━━━━━ Records for this exercise

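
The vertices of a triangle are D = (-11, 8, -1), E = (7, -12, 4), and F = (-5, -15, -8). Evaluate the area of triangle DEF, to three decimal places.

209.641

DE = (18, -20, 5),  DF = (6, -23, -7)
i: (-20)·(-7) - 5·(-23) = 140 - (-115) = 255
j: 5·6 - 18·(-7) = 30 - (-126) = 156
k: 18·(-23) - (-20)·6 = -414 - (-120) = -294
DE × DF = (255, 156, -294)
|DE × DF| = √175797 ≈ 419.2815
area = ½ · 419.2815 ≈ 209.641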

━━━━━━━━━━

Problem requirements - Repeat the whole listing above without any change.

Written answer -
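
The vertices of a triangle are D = (-11, 8, -1), E = (7, -12, 4), and F = (-5, -15, -8). Evaluate the area of triangle DEF, to three decimal places.

209.641

DE = (18, -20, 5),  DF = (6, -23, -7)
i: (-20)·(-7) - 5·(-23) = 140 - (-115) = 255
j: 5·6 - 18·(-7) = 30 - (-126) = 156
k: 18·(-23) - (-20)·6 = -414 - (-120) = -294
DE × DF = (255, 156, -294)
|DE × DF| = √175797 ≈ 419.2815
area = ½ · 419.2815 ≈ 209.641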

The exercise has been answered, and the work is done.